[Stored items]

+--

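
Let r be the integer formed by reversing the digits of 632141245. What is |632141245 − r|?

Reverse of 632141245 is 542141236.
|632141245 − 542141236| = 90000009

90000009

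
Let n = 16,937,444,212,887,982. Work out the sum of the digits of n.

1+6+9+3+7+4+4+4+2+1+2+8+8+7+9+8+2 = 85

85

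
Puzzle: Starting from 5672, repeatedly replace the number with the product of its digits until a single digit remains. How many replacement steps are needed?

5672 → 420 → 0 (2 steps)

2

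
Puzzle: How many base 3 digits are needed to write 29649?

10

29649 in base 3 is 1111200010, which has 10 digits.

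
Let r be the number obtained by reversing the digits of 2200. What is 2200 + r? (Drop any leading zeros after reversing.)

Reverse of 2200 is 22.
2200 + 22 = 2222

2222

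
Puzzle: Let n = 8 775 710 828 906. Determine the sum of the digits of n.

68

8+7+7+5+7+1+0+8+2+8+9+0+6 = 68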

+--

[PROBLEM STATEMENT]: The data are to be transcribed in full, exactly as given.

[OUTPUT OF THE EXERCISE]:
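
Let r be the integer formed by reversing the digits of 632141245. What is |632141245 − r|?

Reverse of 632141245 is 542141236.
|632141245 − 542141236| = 90000009

90000009

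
Let n = 16,937,444,212,887,982. Work out the sum of the digits of n.

1+6+9+3+7+4+4+4+2+1+2+8+8+7+9+8+2 = 85

85

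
Puzzle: Starting from 5672, repeatedly replace the number with the product of its digits until a single digit remains. How many replacement steps are needed?

5672 → 420 → 0 (2 steps)

2

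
Puzzle: How many base 3 digits are needed to write 29649?

10

29649 in base 3 is 1111200010, which has 10 digits.

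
Let r be the number obtained by reversing the digits of 2200. What is 2200 + r? (Drop any leading zeros after reversing.)

Reverse of 2200 is 22.
2200 + 22 = 2222

2222

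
Puzzle: Let n = 8 775 710 828 906. Determine the sum of the digits of n.

68

8+7+7+5+7+1+0+8+2+8+9+0+6 = 68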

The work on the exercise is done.